[Provided material — start]

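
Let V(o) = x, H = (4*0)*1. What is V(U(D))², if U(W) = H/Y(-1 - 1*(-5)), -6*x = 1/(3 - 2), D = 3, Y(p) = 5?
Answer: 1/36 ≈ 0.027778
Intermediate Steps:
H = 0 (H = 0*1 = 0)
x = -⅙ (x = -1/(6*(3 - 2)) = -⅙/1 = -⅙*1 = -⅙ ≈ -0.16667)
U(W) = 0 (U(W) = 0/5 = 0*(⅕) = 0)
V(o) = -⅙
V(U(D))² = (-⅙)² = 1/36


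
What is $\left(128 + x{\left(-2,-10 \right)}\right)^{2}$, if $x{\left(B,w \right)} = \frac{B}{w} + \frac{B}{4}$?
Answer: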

[Provided material — finish]
[Provided material — start]

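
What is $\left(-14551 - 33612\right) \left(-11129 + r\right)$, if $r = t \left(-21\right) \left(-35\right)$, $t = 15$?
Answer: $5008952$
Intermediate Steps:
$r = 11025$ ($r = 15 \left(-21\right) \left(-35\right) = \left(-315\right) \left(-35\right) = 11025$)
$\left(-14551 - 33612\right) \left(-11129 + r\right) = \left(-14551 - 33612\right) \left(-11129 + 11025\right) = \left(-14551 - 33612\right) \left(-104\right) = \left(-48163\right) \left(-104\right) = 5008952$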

[Provided material — finish]
[Provided material — start]

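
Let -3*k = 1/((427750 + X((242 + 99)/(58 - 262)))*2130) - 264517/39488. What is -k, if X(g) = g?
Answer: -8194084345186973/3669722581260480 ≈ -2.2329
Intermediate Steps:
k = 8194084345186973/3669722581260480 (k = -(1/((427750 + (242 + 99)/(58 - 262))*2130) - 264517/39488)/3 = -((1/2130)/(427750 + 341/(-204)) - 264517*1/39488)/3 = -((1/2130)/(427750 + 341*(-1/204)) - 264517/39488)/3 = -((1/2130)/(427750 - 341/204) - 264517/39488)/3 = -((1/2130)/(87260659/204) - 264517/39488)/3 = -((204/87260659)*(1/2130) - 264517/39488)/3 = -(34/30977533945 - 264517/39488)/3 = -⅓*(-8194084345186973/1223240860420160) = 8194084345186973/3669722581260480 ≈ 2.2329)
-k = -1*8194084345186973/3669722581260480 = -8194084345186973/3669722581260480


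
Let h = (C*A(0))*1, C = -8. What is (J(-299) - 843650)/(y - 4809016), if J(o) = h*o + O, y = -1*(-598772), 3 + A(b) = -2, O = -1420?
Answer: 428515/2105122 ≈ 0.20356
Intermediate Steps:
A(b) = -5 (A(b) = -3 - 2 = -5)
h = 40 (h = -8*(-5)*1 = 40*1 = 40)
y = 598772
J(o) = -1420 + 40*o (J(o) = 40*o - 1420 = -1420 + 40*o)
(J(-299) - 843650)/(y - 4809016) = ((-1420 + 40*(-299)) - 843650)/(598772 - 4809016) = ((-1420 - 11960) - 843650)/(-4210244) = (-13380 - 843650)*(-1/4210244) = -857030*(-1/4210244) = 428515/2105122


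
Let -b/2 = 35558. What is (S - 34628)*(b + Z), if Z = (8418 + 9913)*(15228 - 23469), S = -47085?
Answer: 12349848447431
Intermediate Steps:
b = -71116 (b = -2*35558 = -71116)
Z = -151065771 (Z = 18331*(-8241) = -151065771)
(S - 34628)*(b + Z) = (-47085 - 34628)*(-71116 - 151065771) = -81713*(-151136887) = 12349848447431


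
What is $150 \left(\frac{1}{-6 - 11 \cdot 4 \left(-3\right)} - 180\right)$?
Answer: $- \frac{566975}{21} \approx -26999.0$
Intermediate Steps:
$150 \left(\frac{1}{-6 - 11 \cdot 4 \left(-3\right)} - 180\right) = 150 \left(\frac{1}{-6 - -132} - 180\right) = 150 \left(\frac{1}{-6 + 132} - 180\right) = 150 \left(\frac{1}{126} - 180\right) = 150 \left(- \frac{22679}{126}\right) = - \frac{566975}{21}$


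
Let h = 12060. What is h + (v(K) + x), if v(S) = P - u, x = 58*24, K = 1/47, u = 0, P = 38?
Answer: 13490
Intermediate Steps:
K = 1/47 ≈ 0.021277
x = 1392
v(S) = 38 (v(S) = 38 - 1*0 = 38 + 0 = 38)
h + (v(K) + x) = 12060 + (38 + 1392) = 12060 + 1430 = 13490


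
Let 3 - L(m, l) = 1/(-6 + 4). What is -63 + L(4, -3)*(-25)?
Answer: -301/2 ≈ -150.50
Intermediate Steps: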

[Provided material — finish]

Above are some records. Report the number of their lines that include "Answer", and add nothing else.

• [Solution to this problem]: 9